(Saved entries)
-- Opening Marker --

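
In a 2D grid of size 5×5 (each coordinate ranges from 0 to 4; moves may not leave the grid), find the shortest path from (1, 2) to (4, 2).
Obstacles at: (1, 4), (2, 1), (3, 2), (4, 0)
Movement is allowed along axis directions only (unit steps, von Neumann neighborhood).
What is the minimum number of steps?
5
(one shortest path: (1, 2) → (2, 2) → (2, 3) → (3, 3) → (4, 3) → (4, 2))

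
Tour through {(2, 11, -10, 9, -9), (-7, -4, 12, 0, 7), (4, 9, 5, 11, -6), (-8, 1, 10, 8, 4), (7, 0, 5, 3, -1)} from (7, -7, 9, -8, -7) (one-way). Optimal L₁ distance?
141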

-- Closing Marker --

What the task asks
Reproduce the entries exactly, dropping nothing.

Response area
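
In a 2D grid of size 5×5 (each coordinate ranges from 0 to 4; moves may not leave the grid), find the shortest path from (1, 2) to (4, 2).
Obstacles at: (1, 4), (2, 1), (3, 2), (4, 0)
Movement is allowed along axis directions only (unit steps, von Neumann neighborhood).
What is the minimum number of steps?
5
(one shortest path: (1, 2) → (2, 2) → (2, 3) → (3, 3) → (4, 3) → (4, 2))

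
Tour through {(2, 11, -10, 9, -9), (-7, -4, 12, 0, 7), (4, 9, 5, 11, -6), (-8, 1, 10, 8, 4), (7, 0, 5, 3, -1)} from (7, -7, 9, -8, -7) (one-way). Optimal L₁ distance?
141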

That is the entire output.